◆ Task prompt ◆
Please give the data again in full, exactly as provided.
━━━━━━
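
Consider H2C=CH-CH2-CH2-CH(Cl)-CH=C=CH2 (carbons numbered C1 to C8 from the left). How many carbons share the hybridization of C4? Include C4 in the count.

3

C4 is sp3 (only σ bonds).
C1: sp2
C2: sp2
C3: sp3 ✓
C4: sp3 ✓
C5: sp3 ✓
C6: sp2
C7: sp
C8: sp2
3 carbons are sp3.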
━━━━━━
◆ Response area ◆
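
Consider H2C=CH-CH2-CH2-CH(Cl)-CH=C=CH2 (carbons numbered C1 to C8 from the left). How many carbons share the hybridization of C4? Include C4 in the count.

3

C4 is sp3 (only σ bonds).
C1: sp2
C2: sp2
C3: sp3 ✓
C4: sp3 ✓
C5: sp3 ✓
C6: sp2
C7: sp
C8: sp2
3 carbons are sp3.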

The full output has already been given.